- WHAT IS REQUIRED -
Go through the listing below and output exactly the line with "0 0 1 0 1 0 1", the line with "4-6 5-7 6-7.", and each line between; omit the rest.

- DATASET EXTRACT -
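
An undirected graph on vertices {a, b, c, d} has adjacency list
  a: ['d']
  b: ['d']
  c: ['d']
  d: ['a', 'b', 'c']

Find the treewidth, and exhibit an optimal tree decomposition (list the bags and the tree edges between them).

Treewidth 1.
One optimal decomposition is:
Bags: B1 = {b, d}  B2 = {c, d}  B3 = {a, d}
Tree: B1–B2, B2–B3

Every bag has size at most 2, so the width is 2 − 1 = 1 and tw(G) ≤ 1. Any graph with an edge has treewidth ≥ 1, and G has the edge d–b. Therefore the treewidth is 1.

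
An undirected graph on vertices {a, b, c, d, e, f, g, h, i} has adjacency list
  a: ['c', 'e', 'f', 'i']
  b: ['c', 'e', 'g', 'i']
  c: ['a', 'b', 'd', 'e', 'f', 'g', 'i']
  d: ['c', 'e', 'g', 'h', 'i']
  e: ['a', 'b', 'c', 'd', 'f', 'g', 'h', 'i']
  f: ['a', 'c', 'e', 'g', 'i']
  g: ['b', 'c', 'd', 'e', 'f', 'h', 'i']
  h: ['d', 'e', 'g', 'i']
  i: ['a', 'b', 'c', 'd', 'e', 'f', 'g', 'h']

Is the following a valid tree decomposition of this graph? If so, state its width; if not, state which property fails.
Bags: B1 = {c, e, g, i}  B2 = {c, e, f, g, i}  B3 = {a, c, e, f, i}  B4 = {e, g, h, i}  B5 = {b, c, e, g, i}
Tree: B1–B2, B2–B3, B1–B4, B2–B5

No — vertex d appears in no bag.

A tree decomposition must satisfy three properties: every vertex lies in some bag; for every edge, both endpoints lie together in some bag; and for every vertex, the bags containing it form a connected subtree. Here vertex d appears in no bag, so the decomposition is invalid.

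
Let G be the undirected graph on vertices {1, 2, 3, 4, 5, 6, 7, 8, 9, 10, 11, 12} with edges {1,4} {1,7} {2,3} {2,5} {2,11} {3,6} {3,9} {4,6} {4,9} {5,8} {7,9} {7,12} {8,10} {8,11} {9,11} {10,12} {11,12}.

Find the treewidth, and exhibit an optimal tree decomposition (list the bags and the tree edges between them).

Every bag has size at most 4, so the width is 4 − 1 = 3 and tw(G) ≤ 3. For the lower bound: the 4 vertex sets {1,4,6}, {3}, {9}, {2,7,11,12} are disjoint, each induces a connected subgraph, and every pair is joined by at least one edge of G. Contracting each set to a single vertex therefore yields K_{4} as a minor, and since treewidth is minor-monotone, tw(G) ≥ tw(K_{4}) = 3. The upper and lower bounds meet at 3, so that is the treewidth.

Treewidth 3.
Bags: B1 = {1, 3, 4, 6}  B2 = {1, 3, 4, 9}  B3 = {1, 3, 7, 9}  B4 = {2, 3, 7, 9}  B5 = {2, 7, 9, 11}  B6 = {2, 7, 11, 12}  B7 = {2, 5, 11, 12}  B8 = {5, 8, 11, 12}  B9 = {5, 8, 10, 12}
Tree: B1–B2, B2–B3, B3–B4, B4–B5, B5–B6, B6–B7, B7–B8, B8–B9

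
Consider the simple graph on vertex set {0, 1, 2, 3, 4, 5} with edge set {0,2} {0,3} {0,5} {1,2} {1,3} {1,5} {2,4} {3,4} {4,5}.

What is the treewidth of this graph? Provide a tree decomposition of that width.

The largest bag has 4 vertices, giving width 3; this decomposition certifies tw(G) ≤ 3. For the lower bound: the 4 vertex sets {4,5}, {1,3}, {2}, {0} are disjoint, each induces a connected subgraph, and every pair is joined by at least one edge of G. Contracting each set to a single vertex therefore yields K_{4} as a minor, and since treewidth is minor-monotone, tw(G) ≥ tw(K_{4}) = 3. Hence tw(G) = 3 exactly.

Treewidth 3.
Bags: B1 = {2, 3, 4, 5}  B2 = {1, 2, 3, 5}  B3 = {0, 2, 3, 5}
Tree: B1–B2, B2–B3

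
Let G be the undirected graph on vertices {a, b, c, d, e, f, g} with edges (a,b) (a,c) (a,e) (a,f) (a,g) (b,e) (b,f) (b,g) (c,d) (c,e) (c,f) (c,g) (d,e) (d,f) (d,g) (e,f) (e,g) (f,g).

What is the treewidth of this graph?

A width-4 tree decomposition is:
Bags: B1 = {a, c, e, f, g}  B2 = {a, b, e, f, g}  B3 = {c, d, e, f, g}
Tree: B1–B2, B1–B3
The largest bag has 5 vertices, giving width 4; this decomposition certifies tw(G) ≤ 4. Conversely, {c, d, e, f, g} is a clique of size 5, and the vertices of any clique must share a bag in every tree decomposition; so some bag has ≥ 5 vertices and tw(G) ≥ 4. Combining the bounds, tw(G) = 4.

4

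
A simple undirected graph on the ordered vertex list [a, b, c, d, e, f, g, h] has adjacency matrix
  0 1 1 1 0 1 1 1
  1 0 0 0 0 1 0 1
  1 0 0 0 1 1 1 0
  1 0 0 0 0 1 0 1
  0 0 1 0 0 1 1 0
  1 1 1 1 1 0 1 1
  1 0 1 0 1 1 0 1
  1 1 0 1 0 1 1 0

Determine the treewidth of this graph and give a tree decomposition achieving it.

Treewidth 3.
One optimal decomposition is:
Bags: B1 = {a, f, g, h}  B2 = {a, c, f, g}  B3 = {c, e, f, g}  B4 = {a, d, f, h}  B5 = {a, b, f, h}
Tree: B1–B2, B2–B3, B1–B4, B1–B5

The largest bag has 4 vertices, giving width 3; this decomposition certifies tw(G) ≤ 3. On the other hand G contains the 4-clique {c, e, f, g}. A clique must lie in a single bag of any decomposition, so no decomposition can have width below 3. The upper and lower bounds meet at 3, so that is the treewidth.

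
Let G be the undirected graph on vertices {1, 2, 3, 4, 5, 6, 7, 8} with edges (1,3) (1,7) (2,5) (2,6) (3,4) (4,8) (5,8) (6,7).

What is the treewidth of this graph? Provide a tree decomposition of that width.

Each bag holds 3 vertices, so the decomposition has width 2, which upper-bounds the treewidth. The edges 5–2–6–7–1–3–4–8–5 form a cycle, so G is not a tree and its treewidth is at least 2. Therefore the treewidth is 2.

Treewidth 2.
Bags: B1 = {2, 5, 6}  B2 = {5, 6, 7}  B3 = {1, 5, 7}  B4 = {1, 3, 5}  B5 = {3, 4, 5}  B6 = {4, 5, 8}
Tree: B1–B2, B2–B3, B3–B4, B4–B5, B5–B6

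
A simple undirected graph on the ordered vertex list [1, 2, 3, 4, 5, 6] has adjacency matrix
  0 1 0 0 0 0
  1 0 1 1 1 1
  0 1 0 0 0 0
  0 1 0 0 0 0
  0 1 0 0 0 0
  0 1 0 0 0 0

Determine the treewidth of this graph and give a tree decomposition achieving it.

Each bag holds 2 vertices, so the decomposition has width 1, which upper-bounds the treewidth. Since G has at least one edge (e.g. 6–2), it is not an edgeless graph, so tw(G) ≥ 1. Hence tw(G) = 1 exactly.

Treewidth 1.
One such decomposition:
Bags: B1 = {2, 6}  B2 = {2, 4}  B3 = {2, 5}  B4 = {2, 3}  B5 = {1, 2}
Tree: B1–B2, B1–B3, B1–B4, B1–B5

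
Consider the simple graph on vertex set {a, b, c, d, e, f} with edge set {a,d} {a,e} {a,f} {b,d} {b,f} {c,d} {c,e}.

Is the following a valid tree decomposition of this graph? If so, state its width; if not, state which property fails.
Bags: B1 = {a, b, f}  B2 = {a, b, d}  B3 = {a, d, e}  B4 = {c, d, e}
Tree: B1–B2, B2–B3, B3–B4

Yes; width 2.

Checking the three conditions: (i) the bags cover all of {a, b, c, d, e, f}; (ii) for each edge, some bag contains both endpoints; (iii) the bags containing any fixed vertex form a subtree. All hold, so the decomposition is valid with width 3 − 1 = 2.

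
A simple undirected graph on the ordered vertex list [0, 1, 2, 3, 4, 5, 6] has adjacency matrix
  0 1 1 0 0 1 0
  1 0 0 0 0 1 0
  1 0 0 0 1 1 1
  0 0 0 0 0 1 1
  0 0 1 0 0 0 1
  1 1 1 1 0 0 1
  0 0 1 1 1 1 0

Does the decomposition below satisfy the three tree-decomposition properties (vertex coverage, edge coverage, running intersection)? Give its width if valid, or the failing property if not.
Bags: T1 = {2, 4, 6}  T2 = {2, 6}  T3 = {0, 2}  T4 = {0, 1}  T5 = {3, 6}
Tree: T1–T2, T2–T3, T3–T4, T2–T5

A tree decomposition must satisfy three properties: every vertex lies in some bag; for every edge, both endpoints lie together in some bag; and for every vertex, the bags containing it form a connected subtree. Here vertex 5 appears in no bag, so the decomposition is invalid.

No — vertex 5 appears in no bag.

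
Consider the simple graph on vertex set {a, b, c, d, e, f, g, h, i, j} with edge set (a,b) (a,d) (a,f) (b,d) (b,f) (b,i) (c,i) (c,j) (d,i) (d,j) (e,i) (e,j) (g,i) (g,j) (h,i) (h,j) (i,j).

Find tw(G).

2

A width-2 tree decomposition is:
Bags: B1 = {g, i, j}  B2 = {d, i, j}  B3 = {b, d, i}  B4 = {e, i, j}  B5 = {a, b, d}  B6 = {c, i, j}  B7 = {a, b, f}  B8 = {h, i, j}
Tree: B1–B2, B2–B3, B2–B4, B3–B5, B2–B6, B5–B7, B6–B8
Each bag holds 3 vertices, so the decomposition has width 2, which upper-bounds the treewidth. For the lower bound, the 3 vertices {a, b, d} are pairwise adjacent, and any tree decomposition puts a clique entirely inside one bag — forcing width ≥ 2. Combining the bounds, tw(G) = 2.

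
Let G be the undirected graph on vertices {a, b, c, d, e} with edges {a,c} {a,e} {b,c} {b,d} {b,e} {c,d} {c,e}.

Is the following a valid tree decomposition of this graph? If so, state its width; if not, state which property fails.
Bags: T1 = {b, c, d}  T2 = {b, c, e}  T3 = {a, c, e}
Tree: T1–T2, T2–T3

Every vertex of G appears in some bag (union = {a, b, c, d, e}); every edge is covered by a bag; and for each vertex v the set of bags containing v is connected in the bag tree. The decomposition is therefore valid. The largest bag has 3 vertices, so the width is 2.

Yes; width 2.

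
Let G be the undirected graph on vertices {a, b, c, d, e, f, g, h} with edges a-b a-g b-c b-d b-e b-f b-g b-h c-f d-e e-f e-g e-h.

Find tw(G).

2

A width-2 tree decomposition is:
Bags: B1 = {b, e, g}  B2 = {b, d, e}  B3 = {a, b, g}  B4 = {b, e, h}  B5 = {b, e, f}  B6 = {b, c, f}
Tree: B1–B2, B1–B3, B2–B4, B2–B5, B5–B6
The largest bag has 3 vertices, giving width 2; this decomposition certifies tw(G) ≤ 2. For the lower bound, the 3 vertices {b, d, e} are pairwise adjacent, and any tree decomposition puts a clique entirely inside one bag — forcing width ≥ 2. Hence tw(G) = 2 exactly.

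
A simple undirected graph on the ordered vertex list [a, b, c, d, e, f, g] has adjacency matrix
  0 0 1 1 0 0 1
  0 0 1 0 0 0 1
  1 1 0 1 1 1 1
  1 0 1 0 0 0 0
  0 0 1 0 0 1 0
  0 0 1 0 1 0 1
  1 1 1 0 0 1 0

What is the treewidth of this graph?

A width-2 tree decomposition is:
Bags: B1 = {a, c, g}  B2 = {a, c, d}  B3 = {c, f, g}  B4 = {b, c, g}  B5 = {c, e, f}
Tree: B1–B2, B1–B3, B3–B4, B3–B5
Every bag has size at most 3, so the width is 3 − 1 = 2 and tw(G) ≤ 2. Conversely, {a, c, d} is a clique of size 3, and the vertices of any clique must share a bag in every tree decomposition; so some bag has ≥ 3 vertices and tw(G) ≥ 2. Hence tw(G) = 2 exactly.

2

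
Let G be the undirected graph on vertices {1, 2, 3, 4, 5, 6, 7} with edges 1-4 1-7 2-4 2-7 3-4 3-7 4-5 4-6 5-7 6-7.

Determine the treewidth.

A width-2 tree decomposition is:
Bags: B1 = {1, 4, 7}  B2 = {2, 4, 7}  B3 = {3, 4, 7}  B4 = {4, 6, 7}  B5 = {4, 5, 7}
Tree: B1–B2, B2–B3, B3–B4, B4–B5
The largest bag has 3 vertices, giving width 2; this decomposition certifies tw(G) ≤ 2. Since 4–1–7–2–4 is a cycle in G, G is not acyclic. Forests are exactly the graphs of treewidth ≤ 1, so tw(G) ≥ 2. Therefore the treewidth is 2.

2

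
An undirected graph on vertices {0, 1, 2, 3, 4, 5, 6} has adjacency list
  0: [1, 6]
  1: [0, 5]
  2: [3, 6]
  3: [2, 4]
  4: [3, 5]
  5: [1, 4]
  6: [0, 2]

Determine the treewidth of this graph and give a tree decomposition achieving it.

Treewidth 2.
One optimal decomposition is:
Bags: B1 = {1, 4, 5}  B2 = {0, 1, 4}  B3 = {0, 4, 6}  B4 = {2, 4, 6}  B5 = {2, 3, 4}
Tree: B1–B2, B2–B3, B3–B4, B4–B5

Every bag has size at most 3, so the width is 3 − 1 = 2 and tw(G) ≤ 2. The edges 4–5–1–0–6–2–3–4 form a cycle, so G is not a tree and its treewidth is at least 2. Hence tw(G) = 2 exactly.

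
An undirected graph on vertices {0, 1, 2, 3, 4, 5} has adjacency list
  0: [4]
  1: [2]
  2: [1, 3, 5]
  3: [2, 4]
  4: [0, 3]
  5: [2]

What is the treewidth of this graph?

A width-1 tree decomposition is:
Bags: B1 = {0, 4}  B2 = {3, 4}  B3 = {2, 3}  B4 = {2, 5}  B5 = {1, 2}
Tree: B1–B2, B2–B3, B3–B4, B3–B5
The largest bag has 2 vertices, giving width 1; this decomposition certifies tw(G) ≤ 1. Any graph with an edge has treewidth ≥ 1, and G has the edge 4–0. The upper and lower bounds meet at 1, so that is the treewidth.

1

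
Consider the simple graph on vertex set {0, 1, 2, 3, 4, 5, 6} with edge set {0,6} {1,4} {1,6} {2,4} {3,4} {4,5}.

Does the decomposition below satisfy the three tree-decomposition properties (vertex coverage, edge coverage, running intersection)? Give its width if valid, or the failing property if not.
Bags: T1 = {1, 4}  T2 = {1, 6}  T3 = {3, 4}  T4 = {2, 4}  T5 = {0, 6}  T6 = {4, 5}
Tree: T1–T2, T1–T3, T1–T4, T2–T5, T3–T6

Vertex coverage: the bags together contain {0, 1, 2, 3, 4, 5, 6}, the full vertex set. Edge coverage: each edge of G has both endpoints in at least one bag. Running intersection: for every vertex, the bags containing it form a connected subtree. All three properties hold, so this is a valid tree decomposition of width max|bag| − 1 = 1, and hence tw(G) ≤ 1.

Yes; width 1.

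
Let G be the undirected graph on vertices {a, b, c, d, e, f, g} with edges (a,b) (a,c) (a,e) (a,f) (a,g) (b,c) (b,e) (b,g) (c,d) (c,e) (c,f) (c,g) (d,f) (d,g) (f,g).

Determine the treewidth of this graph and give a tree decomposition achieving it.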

- ANSWER SPACE -
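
  0 0 1 0 1 0 1
  1 1 1 0 0 1 0

What is the treewidth of this graph?

A width-2 tree decomposition is:
Bags: B1 = {a, c, g}  B2 = {a, c, d}  B3 = {c, f, g}  B4 = {b, c, g}  B5 = {c, e, f}
Tree: B1–B2, B1–B3, B3–B4, B3–B5
Every bag has size at most 3, so the width is 3 − 1 = 2 and tw(G) ≤ 2. Conversely, {a, c, d} is a clique of size 3, and the vertices of any clique must share a bag in every tree decomposition; so some bag has ≥ 3 vertices and tw(G) ≥ 2. Hence tw(G) = 2 exactly.

2

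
Let G be the undirected graph on vertices {1, 2, 3, 4, 5, 6, 7} with edges 1-4 1-7 2-4 2-7 3-4 3-7 4-5 4-6 5-7 6-7.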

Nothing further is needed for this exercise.